**Problem requirements**
Retype the data exactly, leaving nothing out.

**Record set**
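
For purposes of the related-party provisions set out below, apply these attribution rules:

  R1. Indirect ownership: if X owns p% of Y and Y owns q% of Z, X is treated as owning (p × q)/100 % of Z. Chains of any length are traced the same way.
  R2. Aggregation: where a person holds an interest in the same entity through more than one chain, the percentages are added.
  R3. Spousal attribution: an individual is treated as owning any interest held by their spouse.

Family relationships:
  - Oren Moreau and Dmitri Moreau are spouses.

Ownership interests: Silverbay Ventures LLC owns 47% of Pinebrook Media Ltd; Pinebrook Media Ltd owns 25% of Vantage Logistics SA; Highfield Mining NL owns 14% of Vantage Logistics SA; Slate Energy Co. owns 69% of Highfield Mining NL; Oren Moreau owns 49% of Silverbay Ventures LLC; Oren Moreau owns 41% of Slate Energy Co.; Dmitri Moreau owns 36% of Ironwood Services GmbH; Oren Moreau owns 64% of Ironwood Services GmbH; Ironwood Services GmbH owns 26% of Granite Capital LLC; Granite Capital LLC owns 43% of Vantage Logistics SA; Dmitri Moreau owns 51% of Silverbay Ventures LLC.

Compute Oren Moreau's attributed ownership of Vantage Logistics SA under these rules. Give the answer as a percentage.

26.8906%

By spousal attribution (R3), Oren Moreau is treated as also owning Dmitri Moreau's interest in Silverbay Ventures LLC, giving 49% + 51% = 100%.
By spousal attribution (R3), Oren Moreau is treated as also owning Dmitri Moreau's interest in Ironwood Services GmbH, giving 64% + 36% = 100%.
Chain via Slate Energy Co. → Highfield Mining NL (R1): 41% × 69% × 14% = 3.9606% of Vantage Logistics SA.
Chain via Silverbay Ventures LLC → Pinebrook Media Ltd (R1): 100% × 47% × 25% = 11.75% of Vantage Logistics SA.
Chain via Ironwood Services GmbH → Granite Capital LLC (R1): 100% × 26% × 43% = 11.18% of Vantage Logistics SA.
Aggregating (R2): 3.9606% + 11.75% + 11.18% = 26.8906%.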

**Answer space**
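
For purposes of the related-party provisions set out below, apply these attribution rules:

  R1. Indirect ownership: if X owns p% of Y and Y owns q% of Z, X is treated as owning (p × q)/100 % of Z. Chains of any length are traced the same way.
  R2. Aggregation: where a person holds an interest in the same entity through more than one chain, the percentages are added.
  R3. Spousal attribution: an individual is treated as owning any interest held by their spouse.

Family relationships:
  - Oren Moreau and Dmitri Moreau are spouses.

Ownership interests: Silverbay Ventures LLC owns 47% of Pinebrook Media Ltd; Pinebrook Media Ltd owns 25% of Vantage Logistics SA; Highfield Mining NL owns 14% of Vantage Logistics SA; Slate Energy Co. owns 69% of Highfield Mining NL; Oren Moreau owns 49% of Silverbay Ventures LLC; Oren Moreau owns 41% of Slate Energy Co.; Dmitri Moreau owns 36% of Ironwood Services GmbH; Oren Moreau owns 64% of Ironwood Services GmbH; Ironwood Services GmbH owns 26% of Granite Capital LLC; Granite Capital LLC owns 43% of Vantage Logistics SA; Dmitri Moreau owns 51% of Silverbay Ventures LLC.

Compute Oren Moreau's attributed ownership of Vantage Logistics SA under these rules. Give the answer as a percentage.

26.8906%

By spousal attribution (R3), Oren Moreau is treated as also owning Dmitri Moreau's interest in Silverbay Ventures LLC, giving 49% + 51% = 100%.
By spousal attribution (R3), Oren Moreau is treated as also owning Dmitri Moreau's interest in Ironwood Services GmbH, giving 64% + 36% = 100%.
Chain via Slate Energy Co. → Highfield Mining NL (R1): 41% × 69% × 14% = 3.9606% of Vantage Logistics SA.
Chain via Silverbay Ventures LLC → Pinebrook Media Ltd (R1): 100% × 47% × 25% = 11.75% of Vantage Logistics SA.
Chain via Ironwood Services GmbH → Granite Capital LLC (R1): 100% × 26% × 43% = 11.18% of Vantage Logistics SA.
Aggregating (R2): 3.9606% + 11.75% + 11.18% = 26.8906%.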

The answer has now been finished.